REQUIREMENT ▸ Would you repeat all the lines below, exactly as they stand?

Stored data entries
__________________________________________________

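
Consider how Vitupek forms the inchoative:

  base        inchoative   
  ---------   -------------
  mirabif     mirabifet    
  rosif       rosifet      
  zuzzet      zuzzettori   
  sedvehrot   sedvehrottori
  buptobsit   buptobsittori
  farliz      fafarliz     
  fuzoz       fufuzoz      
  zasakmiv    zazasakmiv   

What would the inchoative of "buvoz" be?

mirabif and buptobsit both have last vowel 'i' yet inflect differently (mirabifet, buptobsittori), so the last vowel is not what conditions the rule; the final letter is.
"buvoz" ends in -z. The stems ending in -z (farliz → fafarliz, fuzoz → fufuzoz) repeat the first consonant+vowel as a prefix.
The other patterns: stems ending in -f add -et; stems ending in -t double the final consonant and add -ori.
So buvoz → bubuvoz.

bubuvoz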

__________________________________________________

ANSWER TO THIS TASK ▸
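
Consider how Vitupek forms the inchoative:

  base        inchoative   
  ---------   -------------
  mirabif     mirabifet    
  rosif       rosifet      
  zuzzet      zuzzettori   
  sedvehrot   sedvehrottori
  buptobsit   buptobsittori
  farliz      fafarliz     
  fuzoz       fufuzoz      
  zasakmiv    zazasakmiv   

What would the inchoative of "buvoz" be?

mirabif and buptobsit both have last vowel 'i' yet inflect differently (mirabifet, buptobsittori), so the last vowel is not what conditions the rule; the final letter is.
"buvoz" ends in -z. The stems ending in -z (farliz → fafarliz, fuzoz → fufuzoz) repeat the first consonant+vowel as a prefix.
The other patterns: stems ending in -f add -et; stems ending in -t double the final consonant and add -ori.
So buvoz → bubuvoz.

bubuvoz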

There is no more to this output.